-- Task material follows --

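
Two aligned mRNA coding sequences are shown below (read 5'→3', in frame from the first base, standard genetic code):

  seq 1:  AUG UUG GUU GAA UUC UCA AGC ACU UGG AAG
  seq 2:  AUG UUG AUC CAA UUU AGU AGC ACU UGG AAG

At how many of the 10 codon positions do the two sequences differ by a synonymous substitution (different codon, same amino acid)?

2

Codon 1: AUG Met / AUG Met — identical.
Codon 2: UUG Leu / UUG Leu — identical.
Codon 3: GUU Val / AUC Ile — nonsynonymous.
Codon 4: GAA Glu / CAA Gln — nonsynonymous.
Codon 5: UUC Phe / UUU Phe — synonymous.
Codon 6: UCA Ser / AGU Ser — synonymous.
Codon 7: AGC Ser / AGC Ser — identical.
Codon 8: ACU Thr / ACU Thr — identical.
Codon 9: UGG Trp / UGG Trp — identical.
Codon 10: AAG Lys / AAG Lys — identical.
Synonymous differences: 2.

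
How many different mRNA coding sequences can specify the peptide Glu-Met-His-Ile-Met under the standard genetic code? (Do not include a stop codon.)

12

Glu: 2 codons.
Met: 1 codon.
His: 2 codons.
Ile: 3 codons.
Met: 1 codon.
2 × 1 × 2 × 3 × 1 = 12.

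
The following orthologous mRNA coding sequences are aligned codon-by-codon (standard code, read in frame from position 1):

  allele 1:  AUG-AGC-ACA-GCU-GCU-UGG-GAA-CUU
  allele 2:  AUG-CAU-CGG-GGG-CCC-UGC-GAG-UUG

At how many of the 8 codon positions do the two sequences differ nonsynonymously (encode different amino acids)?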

-- Task material concluded --

Give every line of the material that includes the string "aligned".

Worked solution:
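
Two aligned mRNA coding sequences are shown below (read 5'→3', in frame from the first base, standard genetic code):
The following orthologous mRNA coding sequences are aligned codon-by-codon (standard code, read in frame from position 1):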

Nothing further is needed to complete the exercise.